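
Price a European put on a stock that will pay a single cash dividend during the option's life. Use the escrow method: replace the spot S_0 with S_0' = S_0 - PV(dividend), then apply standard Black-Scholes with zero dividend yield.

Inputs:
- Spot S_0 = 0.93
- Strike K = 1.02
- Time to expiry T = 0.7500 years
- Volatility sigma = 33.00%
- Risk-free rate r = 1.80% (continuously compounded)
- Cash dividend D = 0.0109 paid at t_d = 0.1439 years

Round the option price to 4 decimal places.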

****

What is required ::
Give an exact copy of all the material above.

Written solution ::
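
Price a European put on a stock that will pay a single cash dividend during the option's life. Use the escrow method: replace the spot S_0 with S_0' = S_0 - PV(dividend), then apply standard Black-Scholes with zero dividend yield.

Inputs:
- Spot S_0 = 0.93
- Strike K = 1.02
- Time to expiry T = 0.7500 years
- Volatility sigma = 33.00%
- Risk-free rate r = 1.80% (continuously compounded)
- Cash dividend D = 0.0109 paid at t_d = 0.1439 years

Round the option price to 4 decimal places.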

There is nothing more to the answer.